Take the listing below and output it again exactly.
Recorded information: Begin
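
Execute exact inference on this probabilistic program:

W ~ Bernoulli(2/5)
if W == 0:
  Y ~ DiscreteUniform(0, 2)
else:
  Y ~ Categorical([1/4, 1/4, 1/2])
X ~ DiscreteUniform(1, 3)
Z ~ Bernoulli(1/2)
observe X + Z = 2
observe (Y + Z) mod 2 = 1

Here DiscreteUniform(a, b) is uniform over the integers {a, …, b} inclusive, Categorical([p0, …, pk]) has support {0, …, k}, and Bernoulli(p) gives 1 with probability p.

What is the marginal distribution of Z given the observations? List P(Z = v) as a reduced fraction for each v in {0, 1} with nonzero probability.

P(Z=0) = 3/10, P(Z=1) = 7/10

Enumerate traces; 6 have nonzero weight after conditioning:
  (W=0, Y=0, X=1, Z=1) weight 1/30
  (W=0, Y=1, X=2, Z=0) weight 1/30
  (W=0, Y=2, X=1, Z=1) weight 1/30
  (W=1, Y=0, X=1, Z=1) weight 1/60
  (W=1, Y=1, X=2, Z=0) weight 1/60
  (W=1, Y=2, X=1, Z=1) weight 1/30
Group by Z:
  weight(Z=0) = 1/20
  weight(Z=1) = 7/60
Total weight = 1/20 + 7/60 = 1/6
P(Z=0 | obs) = 1/20 / 1/6 = 3/10
P(Z=1 | obs) = 7/60 / 1/6 = 7/10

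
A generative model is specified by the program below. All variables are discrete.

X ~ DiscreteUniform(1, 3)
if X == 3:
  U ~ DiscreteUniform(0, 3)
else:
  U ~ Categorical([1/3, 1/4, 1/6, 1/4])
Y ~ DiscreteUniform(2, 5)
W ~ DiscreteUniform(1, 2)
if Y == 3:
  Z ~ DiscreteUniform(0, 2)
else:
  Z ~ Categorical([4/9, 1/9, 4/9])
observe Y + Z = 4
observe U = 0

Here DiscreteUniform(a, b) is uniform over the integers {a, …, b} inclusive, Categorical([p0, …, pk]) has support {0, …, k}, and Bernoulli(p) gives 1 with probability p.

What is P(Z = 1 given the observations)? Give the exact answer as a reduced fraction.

P(Z = 1 | obs) = 3/11

Enumerate traces; 18 have nonzero weight after conditioning:
  (X=1, U=0, Y=2, W=1, Z=2) weight 1/162
  (X=1, U=0, Y=2, W=2, Z=2) weight 1/162
  (X=1, U=0, Y=3, W=1, Z=1) weight 1/216
  (X=1, U=0, Y=3, W=2, Z=1) weight 1/216
  (X=1, U=0, Y=4, W=1, Z=0) weight 1/162
  (X=1, U=0, Y=4, W=2, Z=0) weight 1/162
  (X=2, U=0, Y=2, W=1, Z=2) weight 1/162
  (X=2, U=0, Y=2, W=2, Z=2) weight 1/162
  … 10 more
Group by Z:
  weight(Z=0) = 11/324
  weight(Z=1) = 11/432
  weight(Z=2) = 11/324
Total weight = 11/324 + 11/432 + 11/324 = 121/1296
P(Z=0 | obs) = 11/324 / 121/1296 = 4/11
P(Z=1 | obs) = 11/432 / 121/1296 = 3/11
P(Z=2 | obs) = 11/324 / 121/1296 = 4/11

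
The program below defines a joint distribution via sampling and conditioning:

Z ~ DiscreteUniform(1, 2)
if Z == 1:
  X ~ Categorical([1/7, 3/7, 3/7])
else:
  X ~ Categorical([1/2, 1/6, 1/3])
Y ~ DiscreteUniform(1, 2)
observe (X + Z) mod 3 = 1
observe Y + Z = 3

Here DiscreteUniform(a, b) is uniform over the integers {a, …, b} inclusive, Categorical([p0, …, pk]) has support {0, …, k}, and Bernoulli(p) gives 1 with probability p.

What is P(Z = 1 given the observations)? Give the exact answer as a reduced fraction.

Enumerate traces; 2 have nonzero weight after conditioning:
  (Z=1, X=0, Y=2) weight 1/28
  (Z=2, X=2, Y=1) weight 1/12
Group by Z:
  weight(Z=1) = 1/28
  weight(Z=2) = 1/12
Total weight = 1/28 + 1/12 = 5/42
P(Z=1 | obs) = 1/28 / 5/42 = 3/10
P(Z=2 | obs) = 1/12 / 5/42 = 7/10

P(Z = 1 | obs) = 3/10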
Recorded information: End
§ Solution below
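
Execute exact inference on this probabilistic program:

W ~ Bernoulli(2/5)
if W == 0:
  Y ~ DiscreteUniform(0, 2)
else:
  Y ~ Categorical([1/4, 1/4, 1/2])
X ~ DiscreteUniform(1, 3)
Z ~ Bernoulli(1/2)
observe X + Z = 2
observe (Y + Z) mod 2 = 1

Here DiscreteUniform(a, b) is uniform over the integers {a, …, b} inclusive, Categorical([p0, …, pk]) has support {0, …, k}, and Bernoulli(p) gives 1 with probability p.

What is the marginal distribution of Z given the observations? List P(Z = v) as a reduced fraction for each v in {0, 1} with nonzero probability.

P(Z=0) = 3/10, P(Z=1) = 7/10

Enumerate traces; 6 have nonzero weight after conditioning:
  (W=0, Y=0, X=1, Z=1) weight 1/30
  (W=0, Y=1, X=2, Z=0) weight 1/30
  (W=0, Y=2, X=1, Z=1) weight 1/30
  (W=1, Y=0, X=1, Z=1) weight 1/60
  (W=1, Y=1, X=2, Z=0) weight 1/60
  (W=1, Y=2, X=1, Z=1) weight 1/30
Group by Z:
  weight(Z=0) = 1/20
  weight(Z=1) = 7/60
Total weight = 1/20 + 7/60 = 1/6
P(Z=0 | obs) = 1/20 / 1/6 = 3/10
P(Z=1 | obs) = 7/60 / 1/6 = 7/10

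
A generative model is specified by the program below. All variables are discrete.

X ~ DiscreteUniform(1, 3)
if X == 3:
  U ~ DiscreteUniform(0, 3)
else:
  U ~ Categorical([1/3, 1/4, 1/6, 1/4])
Y ~ DiscreteUniform(2, 5)
W ~ DiscreteUniform(1, 2)
if Y == 3:
  Z ~ DiscreteUniform(0, 2)
else:
  Z ~ Categorical([4/9, 1/9, 4/9])
observe Y + Z = 4
observe U = 0

Here DiscreteUniform(a, b) is uniform over the integers {a, …, b} inclusive, Categorical([p0, …, pk]) has support {0, …, k}, and Bernoulli(p) gives 1 with probability p.

What is P(Z = 1 given the observations)? Give the exact answer as a reduced fraction.

P(Z = 1 | obs) = 3/11

Enumerate traces; 18 have nonzero weight after conditioning:
  (X=1, U=0, Y=2, W=1, Z=2) weight 1/162
  (X=1, U=0, Y=2, W=2, Z=2) weight 1/162
  (X=1, U=0, Y=3, W=1, Z=1) weight 1/216
  (X=1, U=0, Y=3, W=2, Z=1) weight 1/216
  (X=1, U=0, Y=4, W=1, Z=0) weight 1/162
  (X=1, U=0, Y=4, W=2, Z=0) weight 1/162
  (X=2, U=0, Y=2, W=1, Z=2) weight 1/162
  (X=2, U=0, Y=2, W=2, Z=2) weight 1/162
  … 10 more
Group by Z:
  weight(Z=0) = 11/324
  weight(Z=1) = 11/432
  weight(Z=2) = 11/324
Total weight = 11/324 + 11/432 + 11/324 = 121/1296
P(Z=0 | obs) = 11/324 / 121/1296 = 4/11
P(Z=1 | obs) = 11/432 / 121/1296 = 3/11
P(Z=2 | obs) = 11/324 / 121/1296 = 4/11

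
The program below defines a joint distribution via sampling and conditioning:

Z ~ DiscreteUniform(1, 2)
if Z == 1:
  X ~ Categorical([1/7, 3/7, 3/7])
else:
  X ~ Categorical([1/2, 1/6, 1/3])
Y ~ DiscreteUniform(1, 2)
observe (X + Z) mod 3 = 1
observe Y + Z = 3

Here DiscreteUniform(a, b) is uniform over the integers {a, …, b} inclusive, Categorical([p0, …, pk]) has support {0, …, k}, and Bernoulli(p) gives 1 with probability p.

What is P(Z = 1 given the observations)? Give the exact answer as a reduced fraction.

Enumerate traces; 2 have nonzero weight after conditioning:
  (Z=1, X=0, Y=2) weight 1/28
  (Z=2, X=2, Y=1) weight 1/12
Group by Z:
  weight(Z=1) = 1/28
  weight(Z=2) = 1/12
Total weight = 1/28 + 1/12 = 5/42
P(Z=1 | obs) = 1/28 / 5/42 = 3/10
P(Z=2 | obs) = 1/12 / 5/42 = 7/10

P(Z = 1 | obs) = 3/10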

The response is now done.